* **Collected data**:
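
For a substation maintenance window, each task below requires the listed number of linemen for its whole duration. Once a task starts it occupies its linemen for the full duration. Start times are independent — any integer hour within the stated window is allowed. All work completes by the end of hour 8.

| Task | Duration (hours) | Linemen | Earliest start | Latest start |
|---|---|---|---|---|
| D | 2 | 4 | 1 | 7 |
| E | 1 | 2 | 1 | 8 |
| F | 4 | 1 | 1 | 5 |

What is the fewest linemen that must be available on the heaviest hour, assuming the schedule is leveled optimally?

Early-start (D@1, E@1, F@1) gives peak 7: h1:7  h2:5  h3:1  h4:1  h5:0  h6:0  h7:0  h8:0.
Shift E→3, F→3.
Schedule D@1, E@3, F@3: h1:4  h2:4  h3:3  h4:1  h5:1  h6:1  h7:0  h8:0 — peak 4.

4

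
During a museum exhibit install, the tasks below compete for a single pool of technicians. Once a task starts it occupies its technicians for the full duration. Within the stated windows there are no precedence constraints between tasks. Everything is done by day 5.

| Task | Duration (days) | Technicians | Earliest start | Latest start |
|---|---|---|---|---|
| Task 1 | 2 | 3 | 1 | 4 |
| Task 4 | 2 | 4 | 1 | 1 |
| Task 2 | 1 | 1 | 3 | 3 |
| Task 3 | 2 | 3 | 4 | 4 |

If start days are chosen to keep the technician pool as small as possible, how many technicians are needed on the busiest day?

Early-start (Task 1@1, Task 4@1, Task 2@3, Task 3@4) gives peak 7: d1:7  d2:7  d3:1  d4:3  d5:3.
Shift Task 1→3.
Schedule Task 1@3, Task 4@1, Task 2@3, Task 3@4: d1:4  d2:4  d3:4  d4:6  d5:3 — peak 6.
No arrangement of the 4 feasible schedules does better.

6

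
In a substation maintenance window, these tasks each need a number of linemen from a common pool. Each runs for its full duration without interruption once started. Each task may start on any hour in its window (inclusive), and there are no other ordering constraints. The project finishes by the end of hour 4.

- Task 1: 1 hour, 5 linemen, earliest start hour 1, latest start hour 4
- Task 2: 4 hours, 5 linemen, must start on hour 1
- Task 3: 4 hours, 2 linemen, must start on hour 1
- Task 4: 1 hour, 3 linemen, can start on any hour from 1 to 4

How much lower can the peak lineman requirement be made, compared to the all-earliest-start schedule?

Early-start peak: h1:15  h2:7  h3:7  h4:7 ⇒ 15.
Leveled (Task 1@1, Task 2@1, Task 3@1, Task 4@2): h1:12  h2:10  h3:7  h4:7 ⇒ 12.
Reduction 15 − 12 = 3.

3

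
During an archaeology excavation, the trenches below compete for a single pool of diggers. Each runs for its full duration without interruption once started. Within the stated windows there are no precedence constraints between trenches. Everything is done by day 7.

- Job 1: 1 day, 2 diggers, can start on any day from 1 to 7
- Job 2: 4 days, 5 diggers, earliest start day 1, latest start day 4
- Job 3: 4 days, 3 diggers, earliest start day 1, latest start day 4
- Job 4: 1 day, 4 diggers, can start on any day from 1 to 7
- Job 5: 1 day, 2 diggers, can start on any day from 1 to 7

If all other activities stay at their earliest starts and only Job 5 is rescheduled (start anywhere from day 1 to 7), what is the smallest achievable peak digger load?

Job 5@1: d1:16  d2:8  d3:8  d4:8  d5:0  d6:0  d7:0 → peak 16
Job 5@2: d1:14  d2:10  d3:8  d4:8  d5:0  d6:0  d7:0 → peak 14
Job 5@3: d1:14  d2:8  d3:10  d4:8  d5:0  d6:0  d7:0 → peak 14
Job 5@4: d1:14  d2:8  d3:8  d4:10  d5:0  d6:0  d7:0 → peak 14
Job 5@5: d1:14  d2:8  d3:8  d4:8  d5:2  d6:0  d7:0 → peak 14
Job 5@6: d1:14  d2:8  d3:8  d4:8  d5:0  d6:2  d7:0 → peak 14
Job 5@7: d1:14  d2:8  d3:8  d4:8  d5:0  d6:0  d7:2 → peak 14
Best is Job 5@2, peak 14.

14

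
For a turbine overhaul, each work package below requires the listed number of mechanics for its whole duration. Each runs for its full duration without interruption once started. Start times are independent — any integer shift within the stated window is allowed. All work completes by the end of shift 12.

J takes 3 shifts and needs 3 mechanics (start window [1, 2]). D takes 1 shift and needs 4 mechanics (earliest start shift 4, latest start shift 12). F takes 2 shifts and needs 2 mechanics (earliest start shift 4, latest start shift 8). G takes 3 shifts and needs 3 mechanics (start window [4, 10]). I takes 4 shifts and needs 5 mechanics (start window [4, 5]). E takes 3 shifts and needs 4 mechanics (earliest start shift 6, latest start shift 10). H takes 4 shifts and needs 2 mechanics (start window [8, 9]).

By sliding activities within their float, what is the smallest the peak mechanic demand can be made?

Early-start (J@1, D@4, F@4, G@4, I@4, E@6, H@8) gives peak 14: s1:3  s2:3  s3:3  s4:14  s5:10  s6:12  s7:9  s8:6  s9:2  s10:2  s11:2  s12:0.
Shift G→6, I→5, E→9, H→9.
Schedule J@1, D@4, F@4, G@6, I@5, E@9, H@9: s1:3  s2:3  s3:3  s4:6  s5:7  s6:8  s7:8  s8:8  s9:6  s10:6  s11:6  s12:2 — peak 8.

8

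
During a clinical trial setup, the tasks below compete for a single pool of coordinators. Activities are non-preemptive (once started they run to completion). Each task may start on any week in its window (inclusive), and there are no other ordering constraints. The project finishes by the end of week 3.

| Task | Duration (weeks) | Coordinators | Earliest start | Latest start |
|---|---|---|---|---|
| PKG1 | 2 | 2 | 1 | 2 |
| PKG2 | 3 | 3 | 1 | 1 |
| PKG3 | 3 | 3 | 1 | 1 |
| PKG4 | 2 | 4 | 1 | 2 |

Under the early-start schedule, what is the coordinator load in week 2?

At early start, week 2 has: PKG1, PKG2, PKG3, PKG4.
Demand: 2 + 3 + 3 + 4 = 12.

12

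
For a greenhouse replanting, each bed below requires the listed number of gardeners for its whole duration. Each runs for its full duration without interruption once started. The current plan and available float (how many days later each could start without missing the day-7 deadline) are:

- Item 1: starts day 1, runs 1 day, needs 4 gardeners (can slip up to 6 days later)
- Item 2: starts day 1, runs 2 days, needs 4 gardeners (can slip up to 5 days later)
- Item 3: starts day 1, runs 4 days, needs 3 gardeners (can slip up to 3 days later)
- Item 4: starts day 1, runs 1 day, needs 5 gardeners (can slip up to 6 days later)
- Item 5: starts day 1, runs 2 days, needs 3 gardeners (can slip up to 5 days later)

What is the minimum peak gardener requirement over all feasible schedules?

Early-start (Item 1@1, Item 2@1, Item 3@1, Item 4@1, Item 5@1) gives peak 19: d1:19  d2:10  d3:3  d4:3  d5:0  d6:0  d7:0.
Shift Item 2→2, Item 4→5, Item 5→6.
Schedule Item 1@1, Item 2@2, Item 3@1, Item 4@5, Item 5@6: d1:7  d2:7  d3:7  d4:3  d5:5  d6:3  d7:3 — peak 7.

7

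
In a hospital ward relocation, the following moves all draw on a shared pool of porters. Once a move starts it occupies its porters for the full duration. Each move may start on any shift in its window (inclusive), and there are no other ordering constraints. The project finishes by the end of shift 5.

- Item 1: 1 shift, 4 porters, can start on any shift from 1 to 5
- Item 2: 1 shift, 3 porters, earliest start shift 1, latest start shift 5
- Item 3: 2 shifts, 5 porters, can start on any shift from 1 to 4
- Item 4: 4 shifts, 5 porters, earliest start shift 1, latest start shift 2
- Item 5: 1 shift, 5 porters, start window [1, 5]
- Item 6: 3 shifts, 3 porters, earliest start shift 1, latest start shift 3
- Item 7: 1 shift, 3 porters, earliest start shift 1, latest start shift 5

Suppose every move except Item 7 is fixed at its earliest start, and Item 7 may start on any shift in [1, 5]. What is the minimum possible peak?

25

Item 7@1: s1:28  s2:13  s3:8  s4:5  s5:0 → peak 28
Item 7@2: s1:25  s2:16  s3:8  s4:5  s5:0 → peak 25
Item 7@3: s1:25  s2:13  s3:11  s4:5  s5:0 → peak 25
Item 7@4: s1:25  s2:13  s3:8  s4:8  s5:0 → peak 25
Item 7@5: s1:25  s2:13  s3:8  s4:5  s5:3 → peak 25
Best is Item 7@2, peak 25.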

--

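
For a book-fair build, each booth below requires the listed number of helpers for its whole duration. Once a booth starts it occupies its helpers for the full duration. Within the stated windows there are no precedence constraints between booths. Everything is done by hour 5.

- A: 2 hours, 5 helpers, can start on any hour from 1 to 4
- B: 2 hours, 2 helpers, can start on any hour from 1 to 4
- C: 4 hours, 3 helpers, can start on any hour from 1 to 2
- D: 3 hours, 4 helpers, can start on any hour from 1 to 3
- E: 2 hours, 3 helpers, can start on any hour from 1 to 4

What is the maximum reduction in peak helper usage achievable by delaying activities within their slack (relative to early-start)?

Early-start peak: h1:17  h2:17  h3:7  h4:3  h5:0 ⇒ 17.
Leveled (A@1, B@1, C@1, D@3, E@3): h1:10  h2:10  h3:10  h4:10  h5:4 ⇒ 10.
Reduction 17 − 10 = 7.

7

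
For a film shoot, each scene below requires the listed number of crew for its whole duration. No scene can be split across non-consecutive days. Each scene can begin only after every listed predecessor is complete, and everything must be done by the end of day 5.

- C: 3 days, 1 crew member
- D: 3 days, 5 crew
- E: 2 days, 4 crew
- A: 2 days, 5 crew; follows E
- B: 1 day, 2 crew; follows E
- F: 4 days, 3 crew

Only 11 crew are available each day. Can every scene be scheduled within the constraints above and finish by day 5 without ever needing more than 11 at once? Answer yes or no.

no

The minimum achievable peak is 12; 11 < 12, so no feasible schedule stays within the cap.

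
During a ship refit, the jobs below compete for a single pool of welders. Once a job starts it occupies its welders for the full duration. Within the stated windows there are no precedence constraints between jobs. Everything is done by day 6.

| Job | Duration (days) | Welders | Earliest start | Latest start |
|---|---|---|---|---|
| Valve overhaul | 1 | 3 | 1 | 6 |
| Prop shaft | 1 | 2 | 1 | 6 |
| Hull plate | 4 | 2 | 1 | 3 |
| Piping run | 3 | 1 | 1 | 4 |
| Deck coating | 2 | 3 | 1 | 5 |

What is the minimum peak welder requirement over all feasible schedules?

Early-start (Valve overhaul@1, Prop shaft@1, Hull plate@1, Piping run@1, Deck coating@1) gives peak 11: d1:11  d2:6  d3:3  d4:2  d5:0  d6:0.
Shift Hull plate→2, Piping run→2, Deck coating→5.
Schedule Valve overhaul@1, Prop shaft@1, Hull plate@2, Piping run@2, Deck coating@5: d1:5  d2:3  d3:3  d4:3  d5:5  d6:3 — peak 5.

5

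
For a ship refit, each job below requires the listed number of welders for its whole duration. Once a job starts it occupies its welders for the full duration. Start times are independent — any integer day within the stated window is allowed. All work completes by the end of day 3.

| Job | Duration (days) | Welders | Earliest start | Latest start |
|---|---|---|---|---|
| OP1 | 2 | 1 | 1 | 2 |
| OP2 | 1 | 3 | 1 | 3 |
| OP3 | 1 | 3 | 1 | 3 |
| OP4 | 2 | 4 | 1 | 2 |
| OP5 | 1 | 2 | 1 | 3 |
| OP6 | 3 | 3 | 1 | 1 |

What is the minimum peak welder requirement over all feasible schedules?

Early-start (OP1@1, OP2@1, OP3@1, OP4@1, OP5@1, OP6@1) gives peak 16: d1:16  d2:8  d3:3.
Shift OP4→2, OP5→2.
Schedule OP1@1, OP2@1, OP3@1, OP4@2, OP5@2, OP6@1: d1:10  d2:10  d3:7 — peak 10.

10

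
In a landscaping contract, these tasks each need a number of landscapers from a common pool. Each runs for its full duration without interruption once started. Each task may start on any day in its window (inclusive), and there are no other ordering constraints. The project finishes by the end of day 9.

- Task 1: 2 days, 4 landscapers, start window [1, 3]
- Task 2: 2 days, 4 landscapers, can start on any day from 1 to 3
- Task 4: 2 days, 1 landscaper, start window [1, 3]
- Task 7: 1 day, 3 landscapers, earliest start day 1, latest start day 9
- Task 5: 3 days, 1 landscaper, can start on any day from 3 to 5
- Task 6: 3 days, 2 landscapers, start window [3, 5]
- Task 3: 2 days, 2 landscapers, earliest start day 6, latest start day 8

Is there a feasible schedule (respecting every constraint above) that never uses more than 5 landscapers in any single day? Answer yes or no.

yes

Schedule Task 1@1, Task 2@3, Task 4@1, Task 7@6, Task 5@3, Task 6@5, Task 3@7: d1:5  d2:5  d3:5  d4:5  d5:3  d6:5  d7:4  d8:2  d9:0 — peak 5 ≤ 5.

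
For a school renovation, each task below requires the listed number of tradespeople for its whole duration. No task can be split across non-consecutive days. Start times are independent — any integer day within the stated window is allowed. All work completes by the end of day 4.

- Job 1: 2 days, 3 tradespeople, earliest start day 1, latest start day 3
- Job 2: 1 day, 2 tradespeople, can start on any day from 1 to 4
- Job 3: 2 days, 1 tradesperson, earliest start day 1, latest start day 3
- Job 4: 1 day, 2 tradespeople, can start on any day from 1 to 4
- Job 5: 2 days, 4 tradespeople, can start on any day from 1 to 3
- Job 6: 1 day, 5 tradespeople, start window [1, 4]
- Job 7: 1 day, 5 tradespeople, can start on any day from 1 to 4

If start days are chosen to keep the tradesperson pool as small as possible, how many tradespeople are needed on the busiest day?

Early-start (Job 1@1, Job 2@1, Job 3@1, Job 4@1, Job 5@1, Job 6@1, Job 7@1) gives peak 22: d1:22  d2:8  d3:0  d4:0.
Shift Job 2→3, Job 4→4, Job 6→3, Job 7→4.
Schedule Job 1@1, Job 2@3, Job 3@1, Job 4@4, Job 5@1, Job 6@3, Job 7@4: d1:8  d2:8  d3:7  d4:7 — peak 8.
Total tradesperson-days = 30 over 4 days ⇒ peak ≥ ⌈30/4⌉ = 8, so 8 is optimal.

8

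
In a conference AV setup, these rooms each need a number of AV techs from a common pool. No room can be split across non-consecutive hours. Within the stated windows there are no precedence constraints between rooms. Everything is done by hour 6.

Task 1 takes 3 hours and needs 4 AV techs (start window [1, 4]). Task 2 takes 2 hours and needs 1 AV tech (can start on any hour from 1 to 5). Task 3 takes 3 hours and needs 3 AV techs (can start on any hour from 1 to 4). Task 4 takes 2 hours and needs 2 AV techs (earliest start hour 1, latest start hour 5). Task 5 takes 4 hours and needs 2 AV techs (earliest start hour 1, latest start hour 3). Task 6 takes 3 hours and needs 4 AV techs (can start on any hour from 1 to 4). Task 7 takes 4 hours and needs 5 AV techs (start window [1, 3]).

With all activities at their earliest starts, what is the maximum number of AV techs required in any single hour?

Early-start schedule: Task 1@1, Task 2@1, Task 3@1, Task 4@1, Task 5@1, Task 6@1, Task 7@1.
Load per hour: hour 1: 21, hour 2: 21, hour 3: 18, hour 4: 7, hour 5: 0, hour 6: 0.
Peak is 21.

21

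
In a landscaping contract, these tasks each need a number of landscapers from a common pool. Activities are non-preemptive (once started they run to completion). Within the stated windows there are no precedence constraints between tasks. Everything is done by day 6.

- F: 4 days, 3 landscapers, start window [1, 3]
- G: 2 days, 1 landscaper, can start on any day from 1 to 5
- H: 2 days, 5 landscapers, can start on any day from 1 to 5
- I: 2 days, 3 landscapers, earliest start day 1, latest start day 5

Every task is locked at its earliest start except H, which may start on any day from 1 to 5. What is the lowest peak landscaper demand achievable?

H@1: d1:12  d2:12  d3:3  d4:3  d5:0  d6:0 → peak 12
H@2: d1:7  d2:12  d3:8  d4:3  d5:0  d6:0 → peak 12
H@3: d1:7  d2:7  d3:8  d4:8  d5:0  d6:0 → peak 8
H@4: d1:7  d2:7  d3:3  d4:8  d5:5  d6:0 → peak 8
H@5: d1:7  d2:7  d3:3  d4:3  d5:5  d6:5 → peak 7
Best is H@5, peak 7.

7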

---

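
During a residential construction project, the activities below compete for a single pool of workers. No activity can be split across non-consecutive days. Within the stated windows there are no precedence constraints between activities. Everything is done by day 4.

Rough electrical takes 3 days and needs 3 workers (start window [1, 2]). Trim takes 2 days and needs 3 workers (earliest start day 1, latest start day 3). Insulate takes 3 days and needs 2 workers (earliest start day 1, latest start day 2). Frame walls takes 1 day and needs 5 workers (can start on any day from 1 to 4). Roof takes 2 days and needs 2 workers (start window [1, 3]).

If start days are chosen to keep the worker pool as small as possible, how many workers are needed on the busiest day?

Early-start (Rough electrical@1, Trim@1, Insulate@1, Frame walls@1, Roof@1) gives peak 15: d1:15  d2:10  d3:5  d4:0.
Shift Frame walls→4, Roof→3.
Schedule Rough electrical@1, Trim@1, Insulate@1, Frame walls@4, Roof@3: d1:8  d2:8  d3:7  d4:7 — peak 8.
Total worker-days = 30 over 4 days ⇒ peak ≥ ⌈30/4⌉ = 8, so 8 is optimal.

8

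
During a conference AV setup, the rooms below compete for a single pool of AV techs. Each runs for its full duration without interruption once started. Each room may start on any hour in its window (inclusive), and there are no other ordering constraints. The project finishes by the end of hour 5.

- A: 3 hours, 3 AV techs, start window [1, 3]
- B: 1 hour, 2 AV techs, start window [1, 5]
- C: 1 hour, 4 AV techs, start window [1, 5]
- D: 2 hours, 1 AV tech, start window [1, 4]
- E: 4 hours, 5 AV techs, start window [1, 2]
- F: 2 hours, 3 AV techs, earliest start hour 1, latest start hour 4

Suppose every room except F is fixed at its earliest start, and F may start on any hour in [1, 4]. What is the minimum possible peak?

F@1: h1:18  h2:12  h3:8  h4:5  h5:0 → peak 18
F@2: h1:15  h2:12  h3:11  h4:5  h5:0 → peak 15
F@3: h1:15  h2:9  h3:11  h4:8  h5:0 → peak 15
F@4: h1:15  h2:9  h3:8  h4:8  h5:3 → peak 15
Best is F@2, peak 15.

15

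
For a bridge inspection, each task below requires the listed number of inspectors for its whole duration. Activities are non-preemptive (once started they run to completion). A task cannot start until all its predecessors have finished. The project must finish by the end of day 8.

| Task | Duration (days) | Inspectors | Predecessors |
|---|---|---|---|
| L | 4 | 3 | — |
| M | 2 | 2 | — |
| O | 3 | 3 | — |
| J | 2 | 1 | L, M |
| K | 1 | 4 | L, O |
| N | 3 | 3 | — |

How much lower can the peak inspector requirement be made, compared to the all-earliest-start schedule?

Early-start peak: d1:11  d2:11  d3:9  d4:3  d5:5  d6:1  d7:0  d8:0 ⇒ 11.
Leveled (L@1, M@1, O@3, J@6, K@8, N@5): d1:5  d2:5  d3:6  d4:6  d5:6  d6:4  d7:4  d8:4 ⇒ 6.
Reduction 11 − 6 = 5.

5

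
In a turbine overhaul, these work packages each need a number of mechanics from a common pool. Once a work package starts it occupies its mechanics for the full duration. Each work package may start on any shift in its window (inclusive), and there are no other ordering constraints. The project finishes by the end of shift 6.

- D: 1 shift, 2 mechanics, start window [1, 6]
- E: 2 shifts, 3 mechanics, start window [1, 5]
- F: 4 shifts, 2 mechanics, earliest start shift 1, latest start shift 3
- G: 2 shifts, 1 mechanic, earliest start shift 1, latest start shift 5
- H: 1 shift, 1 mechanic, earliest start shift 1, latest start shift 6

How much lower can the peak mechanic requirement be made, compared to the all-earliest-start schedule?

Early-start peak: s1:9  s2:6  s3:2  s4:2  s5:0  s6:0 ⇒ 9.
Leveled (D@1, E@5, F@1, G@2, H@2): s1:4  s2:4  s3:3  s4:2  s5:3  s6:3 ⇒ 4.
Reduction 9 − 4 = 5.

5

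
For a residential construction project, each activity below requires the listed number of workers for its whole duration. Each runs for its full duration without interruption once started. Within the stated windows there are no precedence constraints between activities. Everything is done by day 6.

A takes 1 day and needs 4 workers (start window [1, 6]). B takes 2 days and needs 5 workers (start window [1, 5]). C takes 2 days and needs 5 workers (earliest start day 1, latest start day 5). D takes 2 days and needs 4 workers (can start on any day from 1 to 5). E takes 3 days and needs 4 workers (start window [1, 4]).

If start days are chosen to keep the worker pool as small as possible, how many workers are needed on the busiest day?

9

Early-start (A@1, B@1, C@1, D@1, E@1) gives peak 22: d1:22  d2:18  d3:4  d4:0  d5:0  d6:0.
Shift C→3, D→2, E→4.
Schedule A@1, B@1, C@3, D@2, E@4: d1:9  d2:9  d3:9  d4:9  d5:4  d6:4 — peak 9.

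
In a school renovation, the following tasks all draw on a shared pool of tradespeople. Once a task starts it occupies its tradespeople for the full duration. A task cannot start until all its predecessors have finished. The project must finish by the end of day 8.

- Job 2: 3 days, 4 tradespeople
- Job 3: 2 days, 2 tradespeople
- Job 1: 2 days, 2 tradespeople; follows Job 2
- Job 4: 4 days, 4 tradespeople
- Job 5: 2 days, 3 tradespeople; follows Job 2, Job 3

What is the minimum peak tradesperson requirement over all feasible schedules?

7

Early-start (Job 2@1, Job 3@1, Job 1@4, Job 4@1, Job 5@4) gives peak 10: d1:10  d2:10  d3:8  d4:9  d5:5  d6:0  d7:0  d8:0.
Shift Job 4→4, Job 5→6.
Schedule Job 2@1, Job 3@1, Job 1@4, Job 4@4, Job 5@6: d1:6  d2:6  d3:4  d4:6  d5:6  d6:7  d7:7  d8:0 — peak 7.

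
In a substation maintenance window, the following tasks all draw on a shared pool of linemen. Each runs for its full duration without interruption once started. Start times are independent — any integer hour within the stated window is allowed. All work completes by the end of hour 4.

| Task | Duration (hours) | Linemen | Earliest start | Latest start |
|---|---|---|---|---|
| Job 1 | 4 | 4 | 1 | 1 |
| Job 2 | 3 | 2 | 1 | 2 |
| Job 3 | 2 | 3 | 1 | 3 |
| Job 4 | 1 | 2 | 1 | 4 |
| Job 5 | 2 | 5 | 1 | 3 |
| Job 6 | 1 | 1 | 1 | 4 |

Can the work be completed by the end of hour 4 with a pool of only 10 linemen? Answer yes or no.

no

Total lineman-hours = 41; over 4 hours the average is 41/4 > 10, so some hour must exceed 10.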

* **TASK DIRECTIONS**: All that is wanted is an exact copy of the lines above from the one with "- E: 4 hours, 5 AV techs, start window [1, 2]" through the one with "- G: 2 shifts, 1", with both ends included.

* **ANSWER BOX**:
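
- E: 4 hours, 5 AV techs, start window [1, 2]
- F: 2 hours, 3 AV techs, earliest start hour 1, latest start hour 4

Suppose every room except F is fixed at its earliest start, and F may start on any hour in [1, 4]. What is the minimum possible peak?

F@1: h1:18  h2:12  h3:8  h4:5  h5:0 → peak 18
F@2: h1:15  h2:12  h3:11  h4:5  h5:0 → peak 15
F@3: h1:15  h2:9  h3:11  h4:8  h5:0 → peak 15
F@4: h1:15  h2:9  h3:8  h4:8  h5:3 → peak 15
Best is F@2, peak 15.

15

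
For a bridge inspection, each task below requires the listed number of inspectors for its whole duration. Activities are non-preemptive (once started they run to completion). A task cannot start until all its predecessors have finished. The project must finish by the end of day 8.

| Task | Duration (days) | Inspectors | Predecessors |
|---|---|---|---|
| L | 4 | 3 | — |
| M | 2 | 2 | — |
| O | 3 | 3 | — |
| J | 2 | 1 | L, M |
| K | 1 | 4 | L, O |
| N | 3 | 3 | — |

How much lower can the peak inspector requirement be made, compared to the all-earliest-start schedule?

Early-start peak: d1:11  d2:11  d3:9  d4:3  d5:5  d6:1  d7:0  d8:0 ⇒ 11.
Leveled (L@1, M@1, O@3, J@6, K@8, N@5): d1:5  d2:5  d3:6  d4:6  d5:6  d6:4  d7:4  d8:4 ⇒ 6.
Reduction 11 − 6 = 5.

5

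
In a turbine overhaul, these work packages each need a number of mechanics from a common pool. Once a work package starts it occupies its mechanics for the full duration. Each work package may start on any shift in its window (inclusive), and there are no other ordering constraints. The project finishes by the end of shift 6.

- D: 1 shift, 2 mechanics, start window [1, 6]
- E: 2 shifts, 3 mechanics, start window [1, 5]
- F: 4 shifts, 2 mechanics, earliest start shift 1, latest start shift 3
- G: 2 shifts, 1 mechanic, earliest start shift 1, latest start shift 5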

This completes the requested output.